What needs to be done:
Transcribe the stretch of entries below from the line with "O-H | 447 |" through the line with "Bond-energy calculations give ΔH ≈ −32", exactly and with both ends included; leave out all other lines.

Records from a data collection:
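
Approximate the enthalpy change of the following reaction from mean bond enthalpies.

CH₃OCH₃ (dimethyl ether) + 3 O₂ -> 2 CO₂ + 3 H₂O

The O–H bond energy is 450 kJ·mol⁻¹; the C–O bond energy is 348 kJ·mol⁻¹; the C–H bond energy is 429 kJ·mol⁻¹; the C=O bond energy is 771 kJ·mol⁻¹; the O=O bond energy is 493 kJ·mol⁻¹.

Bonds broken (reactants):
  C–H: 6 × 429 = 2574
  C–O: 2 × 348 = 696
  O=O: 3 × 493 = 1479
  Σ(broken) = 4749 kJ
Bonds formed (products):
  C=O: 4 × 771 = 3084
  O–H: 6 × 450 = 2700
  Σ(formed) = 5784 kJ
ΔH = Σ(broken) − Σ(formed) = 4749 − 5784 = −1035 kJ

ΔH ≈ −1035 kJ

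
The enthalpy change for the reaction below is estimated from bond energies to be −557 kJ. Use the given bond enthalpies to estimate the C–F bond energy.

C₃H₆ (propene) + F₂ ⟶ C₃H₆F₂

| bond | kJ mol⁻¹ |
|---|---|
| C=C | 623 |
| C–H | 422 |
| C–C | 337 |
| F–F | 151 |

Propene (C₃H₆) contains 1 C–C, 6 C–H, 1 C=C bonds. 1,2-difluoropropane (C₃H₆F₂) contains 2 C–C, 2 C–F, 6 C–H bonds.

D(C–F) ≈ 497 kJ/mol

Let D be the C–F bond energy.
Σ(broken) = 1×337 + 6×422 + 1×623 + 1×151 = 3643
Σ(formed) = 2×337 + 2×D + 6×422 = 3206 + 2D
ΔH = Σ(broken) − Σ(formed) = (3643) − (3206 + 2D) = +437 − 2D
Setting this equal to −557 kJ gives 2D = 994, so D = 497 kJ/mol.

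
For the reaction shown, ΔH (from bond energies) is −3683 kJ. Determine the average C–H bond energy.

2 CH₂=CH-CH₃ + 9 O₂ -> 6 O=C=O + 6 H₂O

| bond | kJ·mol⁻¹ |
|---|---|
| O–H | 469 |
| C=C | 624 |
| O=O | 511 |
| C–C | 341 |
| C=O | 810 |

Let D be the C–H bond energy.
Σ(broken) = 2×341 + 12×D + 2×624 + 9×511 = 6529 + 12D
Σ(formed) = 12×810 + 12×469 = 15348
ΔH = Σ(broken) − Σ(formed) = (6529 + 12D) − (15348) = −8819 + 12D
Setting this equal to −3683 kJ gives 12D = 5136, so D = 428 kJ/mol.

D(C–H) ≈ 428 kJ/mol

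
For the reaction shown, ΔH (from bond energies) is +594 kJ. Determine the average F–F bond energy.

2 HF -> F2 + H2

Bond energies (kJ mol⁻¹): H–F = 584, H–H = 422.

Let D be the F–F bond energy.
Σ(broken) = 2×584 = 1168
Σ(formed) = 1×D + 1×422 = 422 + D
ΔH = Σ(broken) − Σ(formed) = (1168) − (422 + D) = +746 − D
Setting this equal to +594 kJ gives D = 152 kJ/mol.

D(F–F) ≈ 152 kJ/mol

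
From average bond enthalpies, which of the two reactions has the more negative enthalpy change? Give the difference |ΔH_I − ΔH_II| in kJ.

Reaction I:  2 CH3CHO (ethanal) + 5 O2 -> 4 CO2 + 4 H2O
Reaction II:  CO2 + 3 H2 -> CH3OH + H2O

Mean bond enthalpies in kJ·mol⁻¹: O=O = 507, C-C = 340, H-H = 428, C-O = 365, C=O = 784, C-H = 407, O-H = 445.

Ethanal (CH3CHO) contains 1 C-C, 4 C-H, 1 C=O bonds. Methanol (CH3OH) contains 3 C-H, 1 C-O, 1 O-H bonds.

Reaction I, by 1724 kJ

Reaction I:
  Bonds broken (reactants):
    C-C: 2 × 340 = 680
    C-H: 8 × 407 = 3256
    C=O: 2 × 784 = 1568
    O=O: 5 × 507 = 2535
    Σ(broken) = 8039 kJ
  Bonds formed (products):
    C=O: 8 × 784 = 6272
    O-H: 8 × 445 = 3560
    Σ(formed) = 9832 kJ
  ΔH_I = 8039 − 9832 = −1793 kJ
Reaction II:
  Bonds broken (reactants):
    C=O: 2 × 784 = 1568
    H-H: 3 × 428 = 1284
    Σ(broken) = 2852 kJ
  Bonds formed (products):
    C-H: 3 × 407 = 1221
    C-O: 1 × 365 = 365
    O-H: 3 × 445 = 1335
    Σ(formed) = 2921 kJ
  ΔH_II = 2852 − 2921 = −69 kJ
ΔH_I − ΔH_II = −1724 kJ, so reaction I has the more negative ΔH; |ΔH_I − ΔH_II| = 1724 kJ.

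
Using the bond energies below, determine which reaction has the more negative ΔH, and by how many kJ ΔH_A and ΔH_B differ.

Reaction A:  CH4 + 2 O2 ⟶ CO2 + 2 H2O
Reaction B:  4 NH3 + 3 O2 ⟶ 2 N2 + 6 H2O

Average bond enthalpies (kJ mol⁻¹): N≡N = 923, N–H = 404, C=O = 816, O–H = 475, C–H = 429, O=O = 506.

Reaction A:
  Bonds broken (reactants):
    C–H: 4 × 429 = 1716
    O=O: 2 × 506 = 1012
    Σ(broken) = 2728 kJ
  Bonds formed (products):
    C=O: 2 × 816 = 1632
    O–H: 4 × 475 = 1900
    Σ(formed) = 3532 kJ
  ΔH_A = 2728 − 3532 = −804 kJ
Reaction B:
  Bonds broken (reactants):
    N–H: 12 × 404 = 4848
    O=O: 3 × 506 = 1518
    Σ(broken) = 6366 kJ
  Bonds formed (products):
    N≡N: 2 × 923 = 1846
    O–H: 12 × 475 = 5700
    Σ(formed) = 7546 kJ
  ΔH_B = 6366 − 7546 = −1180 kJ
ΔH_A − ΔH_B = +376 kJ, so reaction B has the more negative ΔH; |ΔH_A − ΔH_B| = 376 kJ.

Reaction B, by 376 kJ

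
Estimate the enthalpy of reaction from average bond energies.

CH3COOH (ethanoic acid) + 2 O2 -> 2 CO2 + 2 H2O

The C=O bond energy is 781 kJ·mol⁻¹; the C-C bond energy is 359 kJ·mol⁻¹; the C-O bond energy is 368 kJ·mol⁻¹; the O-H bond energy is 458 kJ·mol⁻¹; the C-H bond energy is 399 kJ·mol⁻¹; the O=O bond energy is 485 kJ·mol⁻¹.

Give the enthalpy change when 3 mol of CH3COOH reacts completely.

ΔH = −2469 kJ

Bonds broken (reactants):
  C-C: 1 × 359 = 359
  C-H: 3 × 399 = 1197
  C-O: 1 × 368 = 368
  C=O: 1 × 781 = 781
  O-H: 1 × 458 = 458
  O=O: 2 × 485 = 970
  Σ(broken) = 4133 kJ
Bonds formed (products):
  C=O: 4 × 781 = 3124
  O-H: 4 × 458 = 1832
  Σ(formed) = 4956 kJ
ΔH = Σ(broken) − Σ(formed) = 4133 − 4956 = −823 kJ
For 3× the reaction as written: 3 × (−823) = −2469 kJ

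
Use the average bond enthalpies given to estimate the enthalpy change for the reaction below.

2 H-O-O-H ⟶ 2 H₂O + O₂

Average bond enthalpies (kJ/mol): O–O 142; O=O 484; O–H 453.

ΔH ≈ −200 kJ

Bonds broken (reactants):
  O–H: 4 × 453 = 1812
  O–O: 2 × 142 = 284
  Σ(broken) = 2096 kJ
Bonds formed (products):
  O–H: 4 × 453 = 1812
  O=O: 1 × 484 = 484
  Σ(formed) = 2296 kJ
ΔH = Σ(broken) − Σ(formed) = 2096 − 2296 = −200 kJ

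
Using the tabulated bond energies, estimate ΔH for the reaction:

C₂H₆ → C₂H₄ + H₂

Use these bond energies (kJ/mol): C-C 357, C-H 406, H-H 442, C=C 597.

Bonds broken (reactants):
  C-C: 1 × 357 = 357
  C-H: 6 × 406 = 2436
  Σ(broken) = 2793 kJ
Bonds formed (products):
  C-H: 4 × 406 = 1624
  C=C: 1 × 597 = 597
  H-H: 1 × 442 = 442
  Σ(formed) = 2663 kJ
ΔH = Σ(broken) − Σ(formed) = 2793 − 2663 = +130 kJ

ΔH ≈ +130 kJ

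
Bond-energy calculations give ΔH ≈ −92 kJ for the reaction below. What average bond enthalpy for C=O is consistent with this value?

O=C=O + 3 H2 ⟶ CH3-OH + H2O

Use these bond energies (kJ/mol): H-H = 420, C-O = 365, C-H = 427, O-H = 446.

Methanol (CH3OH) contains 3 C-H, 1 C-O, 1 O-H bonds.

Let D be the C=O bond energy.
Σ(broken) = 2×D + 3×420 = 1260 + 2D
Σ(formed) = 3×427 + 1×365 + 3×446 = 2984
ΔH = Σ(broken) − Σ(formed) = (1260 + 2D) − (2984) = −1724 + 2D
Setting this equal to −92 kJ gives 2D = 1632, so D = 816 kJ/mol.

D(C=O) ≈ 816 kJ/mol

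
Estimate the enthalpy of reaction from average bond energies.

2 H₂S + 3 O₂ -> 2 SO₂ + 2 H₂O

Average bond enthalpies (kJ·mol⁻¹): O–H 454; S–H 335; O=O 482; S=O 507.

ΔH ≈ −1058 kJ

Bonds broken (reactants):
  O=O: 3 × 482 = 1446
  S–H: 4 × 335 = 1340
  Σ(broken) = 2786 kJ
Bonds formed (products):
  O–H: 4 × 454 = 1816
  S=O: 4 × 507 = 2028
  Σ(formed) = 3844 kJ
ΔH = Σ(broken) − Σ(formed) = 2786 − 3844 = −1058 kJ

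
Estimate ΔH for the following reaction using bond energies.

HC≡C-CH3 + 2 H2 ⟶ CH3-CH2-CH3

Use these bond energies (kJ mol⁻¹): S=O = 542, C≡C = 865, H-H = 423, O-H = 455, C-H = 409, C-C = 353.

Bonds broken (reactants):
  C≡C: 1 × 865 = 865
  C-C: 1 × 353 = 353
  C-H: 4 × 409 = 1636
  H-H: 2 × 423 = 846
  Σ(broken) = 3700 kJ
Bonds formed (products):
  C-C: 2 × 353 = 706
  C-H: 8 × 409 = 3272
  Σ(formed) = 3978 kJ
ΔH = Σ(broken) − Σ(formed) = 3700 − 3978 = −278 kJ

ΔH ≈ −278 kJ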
...
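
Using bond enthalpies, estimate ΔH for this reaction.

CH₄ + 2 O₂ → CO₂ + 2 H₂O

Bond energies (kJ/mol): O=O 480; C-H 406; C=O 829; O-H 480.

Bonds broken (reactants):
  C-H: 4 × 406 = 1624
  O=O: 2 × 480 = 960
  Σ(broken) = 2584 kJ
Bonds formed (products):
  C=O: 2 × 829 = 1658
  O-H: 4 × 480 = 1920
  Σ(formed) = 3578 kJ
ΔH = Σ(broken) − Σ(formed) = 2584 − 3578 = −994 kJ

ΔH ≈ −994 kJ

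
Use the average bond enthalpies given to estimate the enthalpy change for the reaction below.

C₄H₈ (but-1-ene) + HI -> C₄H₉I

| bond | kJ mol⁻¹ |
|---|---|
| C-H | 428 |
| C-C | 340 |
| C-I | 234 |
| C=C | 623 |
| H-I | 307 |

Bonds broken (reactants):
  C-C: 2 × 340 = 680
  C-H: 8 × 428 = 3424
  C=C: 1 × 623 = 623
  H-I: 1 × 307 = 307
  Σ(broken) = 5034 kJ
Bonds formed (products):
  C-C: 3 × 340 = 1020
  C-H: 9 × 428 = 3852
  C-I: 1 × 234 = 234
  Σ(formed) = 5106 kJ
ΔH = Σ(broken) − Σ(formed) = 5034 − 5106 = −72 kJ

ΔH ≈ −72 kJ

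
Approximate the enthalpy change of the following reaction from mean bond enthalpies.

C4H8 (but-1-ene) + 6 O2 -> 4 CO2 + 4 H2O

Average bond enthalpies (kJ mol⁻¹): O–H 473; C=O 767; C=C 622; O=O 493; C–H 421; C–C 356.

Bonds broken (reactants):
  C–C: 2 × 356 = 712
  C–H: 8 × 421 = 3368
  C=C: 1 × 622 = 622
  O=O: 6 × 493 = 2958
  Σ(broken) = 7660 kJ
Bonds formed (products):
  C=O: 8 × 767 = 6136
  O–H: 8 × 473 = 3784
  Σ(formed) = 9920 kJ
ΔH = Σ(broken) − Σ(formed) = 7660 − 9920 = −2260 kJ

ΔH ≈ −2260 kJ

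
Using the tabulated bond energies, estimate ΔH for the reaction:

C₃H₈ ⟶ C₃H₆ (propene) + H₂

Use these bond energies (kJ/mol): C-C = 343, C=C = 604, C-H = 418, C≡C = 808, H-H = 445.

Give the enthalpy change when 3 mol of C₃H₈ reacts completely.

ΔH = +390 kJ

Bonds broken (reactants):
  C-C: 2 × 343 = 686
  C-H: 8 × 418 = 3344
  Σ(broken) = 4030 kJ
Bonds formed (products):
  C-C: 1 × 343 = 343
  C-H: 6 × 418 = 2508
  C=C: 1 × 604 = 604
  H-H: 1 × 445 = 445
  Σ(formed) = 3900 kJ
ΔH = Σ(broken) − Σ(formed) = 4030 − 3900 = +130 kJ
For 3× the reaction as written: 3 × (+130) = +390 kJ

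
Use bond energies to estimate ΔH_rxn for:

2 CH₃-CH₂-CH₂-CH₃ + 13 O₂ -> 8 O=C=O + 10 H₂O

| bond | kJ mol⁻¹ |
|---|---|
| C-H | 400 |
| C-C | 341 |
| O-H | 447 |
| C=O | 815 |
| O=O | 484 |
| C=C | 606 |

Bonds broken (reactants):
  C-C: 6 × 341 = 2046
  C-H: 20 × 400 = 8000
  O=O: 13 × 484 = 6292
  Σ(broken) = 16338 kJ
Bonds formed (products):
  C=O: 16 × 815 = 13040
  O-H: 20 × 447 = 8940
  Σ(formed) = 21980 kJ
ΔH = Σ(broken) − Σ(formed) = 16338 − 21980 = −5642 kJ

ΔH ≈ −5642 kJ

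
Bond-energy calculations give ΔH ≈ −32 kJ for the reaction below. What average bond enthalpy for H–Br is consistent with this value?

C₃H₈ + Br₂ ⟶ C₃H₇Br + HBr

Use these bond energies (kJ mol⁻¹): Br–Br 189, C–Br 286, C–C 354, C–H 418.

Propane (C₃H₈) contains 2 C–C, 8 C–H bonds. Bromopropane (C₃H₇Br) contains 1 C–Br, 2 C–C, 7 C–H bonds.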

Answer to the problem:
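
| O-H | 447 |
| C=O | 815 |
| O=O | 484 |
| C=C | 606 |

Bonds broken (reactants):
  C-C: 6 × 341 = 2046
  C-H: 20 × 400 = 8000
  O=O: 13 × 484 = 6292
  Σ(broken) = 16338 kJ
Bonds formed (products):
  C=O: 16 × 815 = 13040
  O-H: 20 × 447 = 8940
  Σ(formed) = 21980 kJ
ΔH = Σ(broken) − Σ(formed) = 16338 − 21980 = −5642 kJ

ΔH ≈ −5642 kJ

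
Bond-energy calculations give ΔH ≈ −32 kJ for the reaction below. What average bond enthalpy for H–Br is consistent with this value?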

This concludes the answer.